» **DATASET**:
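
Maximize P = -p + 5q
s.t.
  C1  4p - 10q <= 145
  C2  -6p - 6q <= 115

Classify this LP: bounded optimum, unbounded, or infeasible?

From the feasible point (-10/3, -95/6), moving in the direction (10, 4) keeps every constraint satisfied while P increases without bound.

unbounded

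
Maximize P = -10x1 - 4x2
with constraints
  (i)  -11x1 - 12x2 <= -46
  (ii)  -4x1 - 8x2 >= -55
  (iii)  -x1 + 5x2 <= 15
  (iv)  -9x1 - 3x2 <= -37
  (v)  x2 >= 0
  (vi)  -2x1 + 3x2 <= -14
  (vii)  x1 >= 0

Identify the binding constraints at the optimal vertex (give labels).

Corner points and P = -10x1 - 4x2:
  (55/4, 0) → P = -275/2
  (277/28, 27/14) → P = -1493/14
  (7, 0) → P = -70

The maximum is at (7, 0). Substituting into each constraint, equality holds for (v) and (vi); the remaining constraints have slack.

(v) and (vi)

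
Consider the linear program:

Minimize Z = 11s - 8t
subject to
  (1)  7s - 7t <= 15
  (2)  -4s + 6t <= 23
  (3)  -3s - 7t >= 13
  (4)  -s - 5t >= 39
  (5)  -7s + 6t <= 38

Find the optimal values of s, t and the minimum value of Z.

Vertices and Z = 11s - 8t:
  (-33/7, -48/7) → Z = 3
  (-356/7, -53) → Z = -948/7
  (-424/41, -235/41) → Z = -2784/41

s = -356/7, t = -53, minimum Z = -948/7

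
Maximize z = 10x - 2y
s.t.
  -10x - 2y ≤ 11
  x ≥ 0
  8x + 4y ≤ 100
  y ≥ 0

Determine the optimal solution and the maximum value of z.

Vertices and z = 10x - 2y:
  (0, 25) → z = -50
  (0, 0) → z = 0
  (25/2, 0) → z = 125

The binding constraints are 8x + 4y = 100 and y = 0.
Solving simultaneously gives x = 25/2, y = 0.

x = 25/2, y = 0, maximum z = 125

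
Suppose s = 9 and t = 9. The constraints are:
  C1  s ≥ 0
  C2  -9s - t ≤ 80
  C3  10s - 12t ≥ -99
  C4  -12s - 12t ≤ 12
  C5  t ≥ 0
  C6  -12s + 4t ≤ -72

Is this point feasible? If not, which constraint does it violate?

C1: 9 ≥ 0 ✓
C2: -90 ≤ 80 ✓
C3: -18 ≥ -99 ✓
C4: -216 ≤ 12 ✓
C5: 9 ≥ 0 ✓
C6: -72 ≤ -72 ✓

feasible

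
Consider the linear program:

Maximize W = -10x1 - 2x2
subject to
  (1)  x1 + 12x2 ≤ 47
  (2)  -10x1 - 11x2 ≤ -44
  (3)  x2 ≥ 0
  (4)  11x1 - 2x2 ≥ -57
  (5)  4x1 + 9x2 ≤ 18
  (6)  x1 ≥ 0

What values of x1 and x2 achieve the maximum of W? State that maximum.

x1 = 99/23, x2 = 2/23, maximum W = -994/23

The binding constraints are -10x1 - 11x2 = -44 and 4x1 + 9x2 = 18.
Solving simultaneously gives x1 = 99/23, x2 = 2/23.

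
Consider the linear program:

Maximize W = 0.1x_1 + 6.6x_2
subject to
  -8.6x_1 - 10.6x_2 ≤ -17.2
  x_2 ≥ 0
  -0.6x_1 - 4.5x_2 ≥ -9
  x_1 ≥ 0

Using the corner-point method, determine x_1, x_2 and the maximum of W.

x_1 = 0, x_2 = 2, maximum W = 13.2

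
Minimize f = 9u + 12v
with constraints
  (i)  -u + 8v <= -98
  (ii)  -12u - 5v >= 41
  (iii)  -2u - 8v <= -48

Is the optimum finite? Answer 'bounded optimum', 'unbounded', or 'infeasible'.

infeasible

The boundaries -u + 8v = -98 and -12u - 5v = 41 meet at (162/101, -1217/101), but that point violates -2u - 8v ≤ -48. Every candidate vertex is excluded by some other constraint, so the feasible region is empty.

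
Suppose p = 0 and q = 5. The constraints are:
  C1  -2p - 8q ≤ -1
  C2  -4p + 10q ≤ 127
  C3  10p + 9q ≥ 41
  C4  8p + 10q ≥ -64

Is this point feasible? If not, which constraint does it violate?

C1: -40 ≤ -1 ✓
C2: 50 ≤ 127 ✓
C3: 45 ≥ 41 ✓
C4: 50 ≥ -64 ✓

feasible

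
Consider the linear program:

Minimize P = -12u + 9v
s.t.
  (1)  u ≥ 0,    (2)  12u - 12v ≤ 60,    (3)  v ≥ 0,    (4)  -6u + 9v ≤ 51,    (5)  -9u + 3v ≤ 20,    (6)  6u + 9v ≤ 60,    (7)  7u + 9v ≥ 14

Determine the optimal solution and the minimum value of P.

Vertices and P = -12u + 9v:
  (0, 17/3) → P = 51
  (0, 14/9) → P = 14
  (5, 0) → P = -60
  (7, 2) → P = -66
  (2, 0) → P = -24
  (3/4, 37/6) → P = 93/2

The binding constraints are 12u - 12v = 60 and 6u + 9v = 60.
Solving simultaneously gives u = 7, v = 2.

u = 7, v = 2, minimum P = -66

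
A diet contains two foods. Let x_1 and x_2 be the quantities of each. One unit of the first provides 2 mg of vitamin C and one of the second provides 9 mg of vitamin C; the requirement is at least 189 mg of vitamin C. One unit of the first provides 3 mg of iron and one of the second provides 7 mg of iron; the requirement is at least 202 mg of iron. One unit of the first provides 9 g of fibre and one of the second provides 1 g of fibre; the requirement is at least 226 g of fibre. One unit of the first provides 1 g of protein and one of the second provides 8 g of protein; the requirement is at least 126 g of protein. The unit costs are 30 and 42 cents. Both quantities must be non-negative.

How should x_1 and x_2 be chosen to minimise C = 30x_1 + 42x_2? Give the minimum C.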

» **EXERCISE DIRECTIONS**:
Give the entries again exactly as they stand.

» **RESULT FOR THIS TASK**:
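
Maximize P = -p + 5q
s.t.
  C1  4p - 10q <= 145
  C2  -6p - 6q <= 115

Classify this LP: bounded optimum, unbounded, or infeasible?

From the feasible point (-10/3, -95/6), moving in the direction (10, 4) keeps every constraint satisfied while P increases without bound.

unbounded

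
Maximize P = -10x1 - 4x2
with constraints
  (i)  -11x1 - 12x2 <= -46
  (ii)  -4x1 - 8x2 >= -55
  (iii)  -x1 + 5x2 <= 15
  (iv)  -9x1 - 3x2 <= -37
  (v)  x2 >= 0
  (vi)  -2x1 + 3x2 <= -14
  (vii)  x1 >= 0

Identify the binding constraints at the optimal vertex (give labels).

Corner points and P = -10x1 - 4x2:
  (55/4, 0) → P = -275/2
  (277/28, 27/14) → P = -1493/14
  (7, 0) → P = -70

The maximum is at (7, 0). Substituting into each constraint, equality holds for (v) and (vi); the remaining constraints have slack.

(v) and (vi)

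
Consider the linear program:

Minimize Z = 11s - 8t
subject to
  (1)  7s - 7t <= 15
  (2)  -4s + 6t <= 23
  (3)  -3s - 7t >= 13
  (4)  -s - 5t >= 39
  (5)  -7s + 6t <= 38

Find the optimal values of s, t and the minimum value of Z.

Vertices and Z = 11s - 8t:
  (-33/7, -48/7) → Z = 3
  (-356/7, -53) → Z = -948/7
  (-424/41, -235/41) → Z = -2784/41

s = -356/7, t = -53, minimum Z = -948/7

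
Maximize z = 10x - 2y
s.t.
  -10x - 2y ≤ 11
  x ≥ 0
  8x + 4y ≤ 100
  y ≥ 0

Determine the optimal solution and the maximum value of z.

Vertices and z = 10x - 2y:
  (0, 25) → z = -50
  (0, 0) → z = 0
  (25/2, 0) → z = 125

The binding constraints are 8x + 4y = 100 and y = 0.
Solving simultaneously gives x = 25/2, y = 0.

x = 25/2, y = 0, maximum z = 125

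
Suppose s = 9 and t = 9. The constraints are:
  C1  s ≥ 0
  C2  -9s - t ≤ 80
  C3  10s - 12t ≥ -99
  C4  -12s - 12t ≤ 12
  C5  t ≥ 0
  C6  -12s + 4t ≤ -72

Is this point feasible? If not, which constraint does it violate?

C1: 9 ≥ 0 ✓
C2: -90 ≤ 80 ✓
C3: -18 ≥ -99 ✓
C4: -216 ≤ 12 ✓
C5: 9 ≥ 0 ✓
C6: -72 ≤ -72 ✓

feasible

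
Consider the linear program:

Maximize W = -10x1 - 2x2
subject to
  (1)  x1 + 12x2 ≤ 47
  (2)  -10x1 - 11x2 ≤ -44
  (3)  x2 ≥ 0
  (4)  11x1 - 2x2 ≥ -57
  (5)  4x1 + 9x2 ≤ 18
  (6)  x1 ≥ 0

What values of x1 and x2 achieve the maximum of W? State that maximum.

x1 = 99/23, x2 = 2/23, maximum W = -994/23

The binding constraints are -10x1 - 11x2 = -44 and 4x1 + 9x2 = 18.
Solving simultaneously gives x1 = 99/23, x2 = 2/23.

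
Consider the linear program:

Maximize W = 0.1x_1 + 6.6x_2
subject to
  -8.6x_1 - 10.6x_2 ≤ -17.2
  x_2 ≥ 0
  -0.6x_1 - 4.5x_2 ≥ -9
  x_1 ≥ 0

Using the corner-point method, determine x_1, x_2 and the maximum of W.

x_1 = 0, x_2 = 2, maximum W = 13.2

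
Minimize f = 9u + 12v
with constraints
  (i)  -u + 8v <= -98
  (ii)  -12u - 5v >= 41
  (iii)  -2u - 8v <= -48

Is the optimum finite? Answer 'bounded optimum', 'unbounded', or 'infeasible'.

infeasible

The boundaries -u + 8v = -98 and -12u - 5v = 41 meet at (162/101, -1217/101), but that point violates -2u - 8v ≤ -48. Every candidate vertex is excluded by some other constraint, so the feasible region is empty.

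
Suppose p = 0 and q = 5. The constraints are:
  C1  -2p - 8q ≤ -1
  C2  -4p + 10q ≤ 127
  C3  10p + 9q ≥ 41
  C4  8p + 10q ≥ -64

Is this point feasible? If not, which constraint does it violate?

C1: -40 ≤ -1 ✓
C2: 50 ≤ 127 ✓
C3: 45 ≥ 41 ✓
C4: 50 ≥ -64 ✓

feasible

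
Consider the linear program:

Minimize P = -12u + 9v
s.t.
  (1)  u ≥ 0,    (2)  12u - 12v ≤ 60,    (3)  v ≥ 0,    (4)  -6u + 9v ≤ 51,    (5)  -9u + 3v ≤ 20,    (6)  6u + 9v ≤ 60,    (7)  7u + 9v ≥ 14

Determine the optimal solution and the minimum value of P.

Vertices and P = -12u + 9v:
  (0, 17/3) → P = 51
  (0, 14/9) → P = 14
  (5, 0) → P = -60
  (7, 2) → P = -66
  (2, 0) → P = -24
  (3/4, 37/6) → P = 93/2

The binding constraints are 12u - 12v = 60 and 6u + 9v = 60.
Solving simultaneously gives u = 7, v = 2.

u = 7, v = 2, minimum P = -66

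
A diet contains two foods. Let x_1 and x_2 be the quantities of each. One unit of the first provides 2 mg of vitamin C and one of the second provides 9 mg of vitamin C; the requirement is at least 189 mg of vitamin C. One unit of the first provides 3 mg of iron and one of the second provides 7 mg of iron; the requirement is at least 202 mg of iron. One unit of the first provides 9 g of fibre and one of the second provides 1 g of fibre; the requirement is at least 226 g of fibre. One unit of the first provides 1 g of protein and one of the second provides 8 g of protein; the requirement is at least 126 g of protein. The unit costs are 30 and 42 cents. Both quantities must be non-negative.

How should x_1 and x_2 be chosen to minimise C = 30x_1 + 42x_2? Give the minimum C.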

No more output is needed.